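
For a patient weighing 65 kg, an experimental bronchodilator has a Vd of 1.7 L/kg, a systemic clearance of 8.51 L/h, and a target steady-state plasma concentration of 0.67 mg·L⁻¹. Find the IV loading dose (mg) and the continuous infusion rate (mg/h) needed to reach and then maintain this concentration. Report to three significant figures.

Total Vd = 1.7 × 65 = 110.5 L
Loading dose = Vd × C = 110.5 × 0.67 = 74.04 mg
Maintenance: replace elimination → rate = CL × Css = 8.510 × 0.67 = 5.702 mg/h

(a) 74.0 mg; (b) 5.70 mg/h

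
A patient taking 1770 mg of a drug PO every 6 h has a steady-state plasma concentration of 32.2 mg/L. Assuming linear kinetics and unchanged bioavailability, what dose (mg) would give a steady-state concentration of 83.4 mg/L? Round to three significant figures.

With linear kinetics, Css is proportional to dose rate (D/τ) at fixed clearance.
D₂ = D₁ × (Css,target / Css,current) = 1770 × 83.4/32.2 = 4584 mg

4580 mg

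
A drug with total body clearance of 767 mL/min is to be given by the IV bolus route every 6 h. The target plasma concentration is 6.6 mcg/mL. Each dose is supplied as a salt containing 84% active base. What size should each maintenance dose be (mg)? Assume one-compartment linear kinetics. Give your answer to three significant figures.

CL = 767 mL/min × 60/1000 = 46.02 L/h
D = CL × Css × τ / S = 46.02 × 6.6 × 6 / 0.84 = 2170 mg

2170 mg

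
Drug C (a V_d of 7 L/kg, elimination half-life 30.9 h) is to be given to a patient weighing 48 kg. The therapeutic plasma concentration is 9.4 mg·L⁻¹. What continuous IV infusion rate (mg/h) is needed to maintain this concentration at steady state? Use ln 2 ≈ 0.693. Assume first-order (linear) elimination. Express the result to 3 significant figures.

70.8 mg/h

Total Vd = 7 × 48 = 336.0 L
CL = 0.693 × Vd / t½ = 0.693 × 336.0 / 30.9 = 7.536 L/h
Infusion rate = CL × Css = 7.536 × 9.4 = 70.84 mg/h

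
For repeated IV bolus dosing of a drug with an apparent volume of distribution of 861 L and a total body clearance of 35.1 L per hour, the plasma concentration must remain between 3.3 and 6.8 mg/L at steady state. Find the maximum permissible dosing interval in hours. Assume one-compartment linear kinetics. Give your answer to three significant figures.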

• • • • • • •

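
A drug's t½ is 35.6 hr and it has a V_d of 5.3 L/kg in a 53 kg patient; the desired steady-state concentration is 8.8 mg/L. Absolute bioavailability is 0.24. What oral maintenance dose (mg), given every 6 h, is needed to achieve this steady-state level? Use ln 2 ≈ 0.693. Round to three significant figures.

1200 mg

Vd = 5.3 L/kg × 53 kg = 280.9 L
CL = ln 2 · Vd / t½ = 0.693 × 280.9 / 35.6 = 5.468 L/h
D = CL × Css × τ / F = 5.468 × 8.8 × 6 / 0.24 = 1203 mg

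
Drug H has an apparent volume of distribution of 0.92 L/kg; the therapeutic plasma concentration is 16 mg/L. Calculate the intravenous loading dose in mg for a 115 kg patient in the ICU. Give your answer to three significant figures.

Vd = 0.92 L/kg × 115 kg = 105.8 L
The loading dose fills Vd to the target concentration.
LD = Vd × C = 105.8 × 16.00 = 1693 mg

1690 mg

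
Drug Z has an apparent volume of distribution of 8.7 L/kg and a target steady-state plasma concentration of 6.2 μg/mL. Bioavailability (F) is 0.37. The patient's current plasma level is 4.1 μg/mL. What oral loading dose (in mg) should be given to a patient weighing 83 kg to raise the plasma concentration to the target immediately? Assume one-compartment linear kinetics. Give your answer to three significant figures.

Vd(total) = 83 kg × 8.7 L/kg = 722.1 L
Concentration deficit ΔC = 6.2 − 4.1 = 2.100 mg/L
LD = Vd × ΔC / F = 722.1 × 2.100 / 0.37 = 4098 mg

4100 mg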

• • • • • • •

[TASK TO CARRY OUT]:
Start with the line above that contains "Drug C (a V_d" and stop after the line that contains "For repeated IV". Output those lines exactly, and only those.

[REPLY]:
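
Drug C (a V_d of 7 L/kg, elimination half-life 30.9 h) is to be given to a patient weighing 48 kg. The therapeutic plasma concentration is 9.4 mg·L⁻¹. What continuous IV infusion rate (mg/h) is needed to maintain this concentration at steady state? Use ln 2 ≈ 0.693. Assume first-order (linear) elimination. Express the result to 3 significant figures.

70.8 mg/h

Total Vd = 7 × 48 = 336.0 L
CL = 0.693 × Vd / t½ = 0.693 × 336.0 / 30.9 = 7.536 L/h
Infusion rate = CL × Css = 7.536 × 9.4 = 70.84 mg/h

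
For repeated IV bolus dosing of a drug with an apparent volume of distribution of 861 L and a total body clearance of 35.1 L per hour, the plasma concentration must remain between 3.3 and 6.8 mg/L at steady state. Find the maximum permissible dosing interval in hours. Assume one-compartment linear kinetics. Give your answer to three significant figures.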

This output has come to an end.